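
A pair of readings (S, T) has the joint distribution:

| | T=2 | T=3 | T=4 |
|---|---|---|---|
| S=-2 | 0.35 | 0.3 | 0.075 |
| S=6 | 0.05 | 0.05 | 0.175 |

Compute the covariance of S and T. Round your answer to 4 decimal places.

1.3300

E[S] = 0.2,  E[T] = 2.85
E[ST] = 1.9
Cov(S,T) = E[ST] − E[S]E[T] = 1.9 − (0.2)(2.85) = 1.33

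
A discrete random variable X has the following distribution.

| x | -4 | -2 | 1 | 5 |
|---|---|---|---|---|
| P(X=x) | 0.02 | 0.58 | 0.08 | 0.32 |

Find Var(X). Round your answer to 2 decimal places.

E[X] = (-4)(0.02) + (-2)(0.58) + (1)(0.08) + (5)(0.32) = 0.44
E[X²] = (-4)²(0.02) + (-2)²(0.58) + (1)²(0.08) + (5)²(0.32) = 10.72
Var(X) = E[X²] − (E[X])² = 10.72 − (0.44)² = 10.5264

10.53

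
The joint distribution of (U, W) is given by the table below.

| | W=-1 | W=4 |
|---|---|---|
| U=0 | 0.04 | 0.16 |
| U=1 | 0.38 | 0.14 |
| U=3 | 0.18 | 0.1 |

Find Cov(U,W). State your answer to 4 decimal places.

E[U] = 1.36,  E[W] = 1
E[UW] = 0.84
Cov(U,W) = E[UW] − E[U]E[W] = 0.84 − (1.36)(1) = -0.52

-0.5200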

• GOAL OF THE EXERCISE
Reproduce, exactly as they stand in the data above, the lines from the one that holds "Find Var(X). Round" to the one that holds "The joint distribution of", inclusive.

• COMPLETED EXERCISE
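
Find Var(X). Round your answer to 2 decimal places.

E[X] = (-4)(0.02) + (-2)(0.58) + (1)(0.08) + (5)(0.32) = 0.44
E[X²] = (-4)²(0.02) + (-2)²(0.58) + (1)²(0.08) + (5)²(0.32) = 10.72
Var(X) = E[X²] − (E[X])² = 10.72 − (0.44)² = 10.5264

10.53

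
The joint distribution of (U, W) is given by the table below.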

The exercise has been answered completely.